▶ **ASSIGNED TASK**
Reproduce all the material verbatim, down to the last line.
++++++++++
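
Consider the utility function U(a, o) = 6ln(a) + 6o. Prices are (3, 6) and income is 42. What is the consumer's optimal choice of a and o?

a* = 2, o* = 6

MU_a = 6/a, MU_o = 6.
MRS = 6/a ÷ 6.
Tangency: set MRS = p_a/p_o = 3/6 = 0.5.
MRS depends only on a: 1/a = 0.5 ⇒ a* = 1/0.5 = 2.
From the budget, 6·o = 42 − 3·2 = 36, so o* = 6.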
++++++++++
▶ **RESPONSE BELOW**
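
Consider the utility function U(a, o) = 6ln(a) + 6o. Prices are (3, 6) and income is 42. What is the consumer's optimal choice of a and o?

a* = 2, o* = 6

MU_a = 6/a, MU_o = 6.
MRS = 6/a ÷ 6.
Tangency: set MRS = p_a/p_o = 3/6 = 0.5.
MRS depends only on a: 1/a = 0.5 ⇒ a* = 1/0.5 = 2.
From the budget, 6·o = 42 − 3·2 = 36, so o* = 6.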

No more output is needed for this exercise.